Stored items:
= = = = =

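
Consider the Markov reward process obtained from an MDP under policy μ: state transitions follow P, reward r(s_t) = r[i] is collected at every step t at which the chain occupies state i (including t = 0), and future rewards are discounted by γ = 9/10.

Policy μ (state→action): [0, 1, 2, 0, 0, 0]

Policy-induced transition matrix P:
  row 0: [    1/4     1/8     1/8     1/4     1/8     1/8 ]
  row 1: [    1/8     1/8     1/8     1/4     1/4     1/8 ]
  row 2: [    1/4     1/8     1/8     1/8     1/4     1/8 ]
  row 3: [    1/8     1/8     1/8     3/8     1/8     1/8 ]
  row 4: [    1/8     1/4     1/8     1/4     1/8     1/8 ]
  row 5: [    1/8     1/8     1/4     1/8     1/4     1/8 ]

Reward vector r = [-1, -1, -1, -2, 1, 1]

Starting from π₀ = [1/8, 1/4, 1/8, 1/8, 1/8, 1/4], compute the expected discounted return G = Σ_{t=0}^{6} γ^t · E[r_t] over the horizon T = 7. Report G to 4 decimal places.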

= = = = =

The answer should be a single number: how many lines of the entries hold "state".

2